* **PROBLEM**
The following data has a line with "sum 13: cells A1, B1, C1" and a line with "A 3×2 block". Write out exactly those lines and all the lines between them.

* **Source records**

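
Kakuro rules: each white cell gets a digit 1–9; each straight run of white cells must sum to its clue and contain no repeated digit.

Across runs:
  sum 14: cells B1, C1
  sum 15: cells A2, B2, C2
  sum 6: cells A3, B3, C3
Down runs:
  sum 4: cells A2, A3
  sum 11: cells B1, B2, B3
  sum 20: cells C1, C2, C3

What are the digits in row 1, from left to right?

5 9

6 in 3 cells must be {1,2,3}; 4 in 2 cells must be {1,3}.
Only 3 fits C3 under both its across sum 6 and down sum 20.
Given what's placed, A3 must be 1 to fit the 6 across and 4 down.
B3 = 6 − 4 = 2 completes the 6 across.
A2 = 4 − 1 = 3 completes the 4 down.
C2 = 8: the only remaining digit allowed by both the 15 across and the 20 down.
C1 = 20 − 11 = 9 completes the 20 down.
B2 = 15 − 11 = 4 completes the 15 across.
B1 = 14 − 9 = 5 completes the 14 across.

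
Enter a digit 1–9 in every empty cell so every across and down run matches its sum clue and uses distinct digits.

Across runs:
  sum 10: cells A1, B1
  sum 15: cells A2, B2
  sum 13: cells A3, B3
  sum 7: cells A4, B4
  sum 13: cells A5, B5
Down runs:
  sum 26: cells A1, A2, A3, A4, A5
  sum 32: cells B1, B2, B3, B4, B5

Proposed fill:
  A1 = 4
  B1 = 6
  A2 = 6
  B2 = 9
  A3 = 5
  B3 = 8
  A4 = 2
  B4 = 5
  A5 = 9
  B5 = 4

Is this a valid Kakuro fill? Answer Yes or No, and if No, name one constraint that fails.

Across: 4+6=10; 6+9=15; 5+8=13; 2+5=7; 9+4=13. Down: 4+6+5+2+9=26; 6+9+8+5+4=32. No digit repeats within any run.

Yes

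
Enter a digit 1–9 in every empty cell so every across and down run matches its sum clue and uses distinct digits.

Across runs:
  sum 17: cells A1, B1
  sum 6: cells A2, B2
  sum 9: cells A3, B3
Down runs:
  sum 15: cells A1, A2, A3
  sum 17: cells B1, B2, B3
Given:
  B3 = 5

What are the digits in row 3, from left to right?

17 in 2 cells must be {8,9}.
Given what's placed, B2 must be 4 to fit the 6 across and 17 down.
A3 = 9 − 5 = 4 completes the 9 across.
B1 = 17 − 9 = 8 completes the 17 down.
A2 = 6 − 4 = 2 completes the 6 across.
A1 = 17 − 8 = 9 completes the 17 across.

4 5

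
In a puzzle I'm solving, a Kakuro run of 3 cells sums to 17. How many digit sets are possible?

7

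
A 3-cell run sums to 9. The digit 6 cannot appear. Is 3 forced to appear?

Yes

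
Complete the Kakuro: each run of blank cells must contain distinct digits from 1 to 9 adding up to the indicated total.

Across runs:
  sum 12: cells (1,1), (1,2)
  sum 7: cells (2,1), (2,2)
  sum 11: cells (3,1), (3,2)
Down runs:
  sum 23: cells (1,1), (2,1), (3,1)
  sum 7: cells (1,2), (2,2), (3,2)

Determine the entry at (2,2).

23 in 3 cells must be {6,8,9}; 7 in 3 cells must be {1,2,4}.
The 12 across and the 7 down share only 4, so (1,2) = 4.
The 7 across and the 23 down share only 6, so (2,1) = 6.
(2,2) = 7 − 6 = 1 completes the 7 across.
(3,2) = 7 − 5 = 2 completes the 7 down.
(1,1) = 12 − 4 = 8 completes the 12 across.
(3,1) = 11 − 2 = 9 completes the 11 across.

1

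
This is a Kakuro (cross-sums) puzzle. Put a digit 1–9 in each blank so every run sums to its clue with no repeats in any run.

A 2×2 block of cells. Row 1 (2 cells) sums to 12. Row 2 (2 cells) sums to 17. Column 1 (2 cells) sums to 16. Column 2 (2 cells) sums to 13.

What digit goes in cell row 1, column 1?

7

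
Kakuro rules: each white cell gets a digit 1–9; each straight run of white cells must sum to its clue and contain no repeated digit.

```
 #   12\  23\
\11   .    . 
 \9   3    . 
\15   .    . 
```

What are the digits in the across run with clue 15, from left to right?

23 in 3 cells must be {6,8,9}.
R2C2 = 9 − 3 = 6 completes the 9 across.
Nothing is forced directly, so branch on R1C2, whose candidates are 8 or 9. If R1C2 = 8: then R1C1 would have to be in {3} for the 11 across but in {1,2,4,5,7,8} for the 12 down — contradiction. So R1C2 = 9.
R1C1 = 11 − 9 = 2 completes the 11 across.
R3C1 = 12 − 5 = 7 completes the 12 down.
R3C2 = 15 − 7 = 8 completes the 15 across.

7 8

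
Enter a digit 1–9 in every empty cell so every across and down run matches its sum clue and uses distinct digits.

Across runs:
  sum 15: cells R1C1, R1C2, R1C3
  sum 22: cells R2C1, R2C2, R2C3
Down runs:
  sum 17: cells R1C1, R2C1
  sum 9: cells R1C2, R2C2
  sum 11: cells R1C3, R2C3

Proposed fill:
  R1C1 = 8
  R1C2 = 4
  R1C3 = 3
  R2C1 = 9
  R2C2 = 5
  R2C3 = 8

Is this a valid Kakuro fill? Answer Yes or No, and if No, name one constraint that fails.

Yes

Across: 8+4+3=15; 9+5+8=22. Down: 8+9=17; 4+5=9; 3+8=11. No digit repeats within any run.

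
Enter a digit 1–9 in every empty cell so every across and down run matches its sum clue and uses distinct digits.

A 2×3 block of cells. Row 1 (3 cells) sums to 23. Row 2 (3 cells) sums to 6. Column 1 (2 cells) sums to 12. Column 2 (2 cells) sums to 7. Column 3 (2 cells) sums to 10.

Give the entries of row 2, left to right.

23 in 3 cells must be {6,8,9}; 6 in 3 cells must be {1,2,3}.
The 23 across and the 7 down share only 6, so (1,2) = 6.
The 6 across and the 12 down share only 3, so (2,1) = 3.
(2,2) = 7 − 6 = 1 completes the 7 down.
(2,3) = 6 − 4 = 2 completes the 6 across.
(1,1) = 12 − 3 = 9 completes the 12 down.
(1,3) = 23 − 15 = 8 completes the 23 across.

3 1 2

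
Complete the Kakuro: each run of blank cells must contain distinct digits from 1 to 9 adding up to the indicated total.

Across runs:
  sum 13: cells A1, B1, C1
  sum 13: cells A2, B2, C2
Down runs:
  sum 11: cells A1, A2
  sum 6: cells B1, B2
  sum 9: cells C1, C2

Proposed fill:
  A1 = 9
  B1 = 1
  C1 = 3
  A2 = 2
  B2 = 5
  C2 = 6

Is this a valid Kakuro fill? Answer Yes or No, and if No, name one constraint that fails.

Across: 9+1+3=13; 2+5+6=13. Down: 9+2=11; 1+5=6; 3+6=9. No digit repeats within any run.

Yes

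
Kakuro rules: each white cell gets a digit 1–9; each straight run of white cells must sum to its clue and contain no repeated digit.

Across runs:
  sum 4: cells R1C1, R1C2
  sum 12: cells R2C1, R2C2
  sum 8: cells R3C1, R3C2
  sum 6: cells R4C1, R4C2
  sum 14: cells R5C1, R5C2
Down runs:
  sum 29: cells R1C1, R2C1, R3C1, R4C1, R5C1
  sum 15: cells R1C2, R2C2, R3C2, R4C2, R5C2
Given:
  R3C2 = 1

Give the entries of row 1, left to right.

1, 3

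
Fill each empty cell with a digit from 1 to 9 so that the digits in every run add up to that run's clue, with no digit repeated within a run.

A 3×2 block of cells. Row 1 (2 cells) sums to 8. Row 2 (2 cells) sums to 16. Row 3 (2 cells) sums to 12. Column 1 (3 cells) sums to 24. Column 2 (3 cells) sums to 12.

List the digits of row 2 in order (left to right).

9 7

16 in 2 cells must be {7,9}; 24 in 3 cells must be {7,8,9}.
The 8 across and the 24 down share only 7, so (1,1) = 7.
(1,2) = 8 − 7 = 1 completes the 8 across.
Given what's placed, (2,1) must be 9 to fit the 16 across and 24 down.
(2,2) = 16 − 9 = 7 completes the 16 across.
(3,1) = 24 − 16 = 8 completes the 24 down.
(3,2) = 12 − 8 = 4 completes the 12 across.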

* **EXPECTED OUTPUT**
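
  sum 13: cells A1, B1, C1
  sum 13: cells A2, B2, C2
Down runs:
  sum 11: cells A1, A2
  sum 6: cells B1, B2
  sum 9: cells C1, C2

Proposed fill:
  A1 = 9
  B1 = 1
  C1 = 3
  A2 = 2
  B2 = 5
  C2 = 6

Is this a valid Kakuro fill? Answer Yes or No, and if No, name one constraint that fails.

Across: 9+1+3=13; 2+5+6=13. Down: 9+2=11; 1+5=6; 3+6=9. No digit repeats within any run.

Yes

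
Kakuro rules: each white cell gets a digit 1–9; each straight run of white cells must sum to its clue and contain no repeated digit.

Across runs:
  sum 4: cells R1C1, R1C2
  sum 12: cells R2C1, R2C2
  sum 8: cells R3C1, R3C2
  sum 6: cells R4C1, R4C2
  sum 14: cells R5C1, R5C2
Down runs:
  sum 29: cells R1C1, R2C1, R3C1, R4C1, R5C1
  sum 15: cells R1C2, R2C2, R3C2, R4C2, R5C2
Given:
  R3C2 = 1

Give the entries of row 1, left to right.

1, 3

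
Fill each empty cell with a digit from 1 to 9 so that the digits in every run add up to that run's clue, with no digit repeated within a run.

A 3×2 block of cells. Row 1 (2 cells) sums to 8. Row 2 (2 cells) sums to 16. Row 3 (2 cells) sums to 12. Column 1 (3 cells) sums to 24. Column 2 (3 cells) sums to 12.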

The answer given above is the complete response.